SOURCE MATERIAL:
__________

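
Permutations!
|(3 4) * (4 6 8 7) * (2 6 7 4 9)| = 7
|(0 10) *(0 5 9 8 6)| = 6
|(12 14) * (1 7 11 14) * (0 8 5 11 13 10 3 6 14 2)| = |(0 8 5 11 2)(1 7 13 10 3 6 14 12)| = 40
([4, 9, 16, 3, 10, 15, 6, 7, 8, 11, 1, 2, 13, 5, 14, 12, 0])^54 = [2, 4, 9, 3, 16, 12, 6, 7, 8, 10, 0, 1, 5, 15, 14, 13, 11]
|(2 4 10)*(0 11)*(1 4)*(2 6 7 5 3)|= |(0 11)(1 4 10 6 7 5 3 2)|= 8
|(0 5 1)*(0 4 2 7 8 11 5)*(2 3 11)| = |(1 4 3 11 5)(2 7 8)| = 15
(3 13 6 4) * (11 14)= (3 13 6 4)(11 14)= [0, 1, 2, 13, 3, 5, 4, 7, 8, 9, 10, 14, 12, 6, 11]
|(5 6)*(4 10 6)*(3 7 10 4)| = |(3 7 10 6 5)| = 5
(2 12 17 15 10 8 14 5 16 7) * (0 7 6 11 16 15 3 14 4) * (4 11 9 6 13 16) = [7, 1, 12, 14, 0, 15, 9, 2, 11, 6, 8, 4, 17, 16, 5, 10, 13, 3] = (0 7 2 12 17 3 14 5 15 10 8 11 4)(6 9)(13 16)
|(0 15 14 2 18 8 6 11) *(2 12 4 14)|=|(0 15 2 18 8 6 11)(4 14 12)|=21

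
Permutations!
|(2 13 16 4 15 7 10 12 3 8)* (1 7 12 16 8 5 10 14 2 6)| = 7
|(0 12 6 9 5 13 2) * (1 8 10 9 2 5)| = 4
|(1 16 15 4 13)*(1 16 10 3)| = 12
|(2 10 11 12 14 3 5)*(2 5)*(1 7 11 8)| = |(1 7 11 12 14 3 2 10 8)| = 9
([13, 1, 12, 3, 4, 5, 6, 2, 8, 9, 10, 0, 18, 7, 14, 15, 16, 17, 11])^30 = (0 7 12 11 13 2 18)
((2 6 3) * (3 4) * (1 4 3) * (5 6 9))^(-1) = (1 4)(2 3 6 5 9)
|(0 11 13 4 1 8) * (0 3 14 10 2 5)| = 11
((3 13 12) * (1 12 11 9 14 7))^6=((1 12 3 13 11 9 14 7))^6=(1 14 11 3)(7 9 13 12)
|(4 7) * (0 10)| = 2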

__________

WHAT YOU NEED TO DO: Output all of the entries without altering a single word.

SOLUTION:
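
Permutations!
|(3 4) * (4 6 8 7) * (2 6 7 4 9)| = 7
|(0 10) *(0 5 9 8 6)| = 6
|(12 14) * (1 7 11 14) * (0 8 5 11 13 10 3 6 14 2)| = |(0 8 5 11 2)(1 7 13 10 3 6 14 12)| = 40
([4, 9, 16, 3, 10, 15, 6, 7, 8, 11, 1, 2, 13, 5, 14, 12, 0])^54 = [2, 4, 9, 3, 16, 12, 6, 7, 8, 10, 0, 1, 5, 15, 14, 13, 11]
|(2 4 10)*(0 11)*(1 4)*(2 6 7 5 3)|= |(0 11)(1 4 10 6 7 5 3 2)|= 8
|(0 5 1)*(0 4 2 7 8 11 5)*(2 3 11)| = |(1 4 3 11 5)(2 7 8)| = 15
(3 13 6 4) * (11 14)= (3 13 6 4)(11 14)= [0, 1, 2, 13, 3, 5, 4, 7, 8, 9, 10, 14, 12, 6, 11]
|(5 6)*(4 10 6)*(3 7 10 4)| = |(3 7 10 6 5)| = 5
(2 12 17 15 10 8 14 5 16 7) * (0 7 6 11 16 15 3 14 4) * (4 11 9 6 13 16) = [7, 1, 12, 14, 0, 15, 9, 2, 11, 6, 8, 4, 17, 16, 5, 10, 13, 3] = (0 7 2 12 17 3 14 5 15 10 8 11 4)(6 9)(13 16)
|(0 15 14 2 18 8 6 11) *(2 12 4 14)|=|(0 15 2 18 8 6 11)(4 14 12)|=21

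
Permutations!
|(2 13 16 4 15 7 10 12 3 8)* (1 7 12 16 8 5 10 14 2 6)| = 7
|(0 12 6 9 5 13 2) * (1 8 10 9 2 5)| = 4
|(1 16 15 4 13)*(1 16 10 3)| = 12
|(2 10 11 12 14 3 5)*(2 5)*(1 7 11 8)| = |(1 7 11 12 14 3 2 10 8)| = 9
([13, 1, 12, 3, 4, 5, 6, 2, 8, 9, 10, 0, 18, 7, 14, 15, 16, 17, 11])^30 = (0 7 12 11 13 2 18)
((2 6 3) * (3 4) * (1 4 3) * (5 6 9))^(-1) = (1 4)(2 3 6 5 9)
|(0 11 13 4 1 8) * (0 3 14 10 2 5)| = 11
((3 13 12) * (1 12 11 9 14 7))^6=((1 12 3 13 11 9 14 7))^6=(1 14 11 3)(7 9 13 12)
|(4 7) * (0 10)| = 2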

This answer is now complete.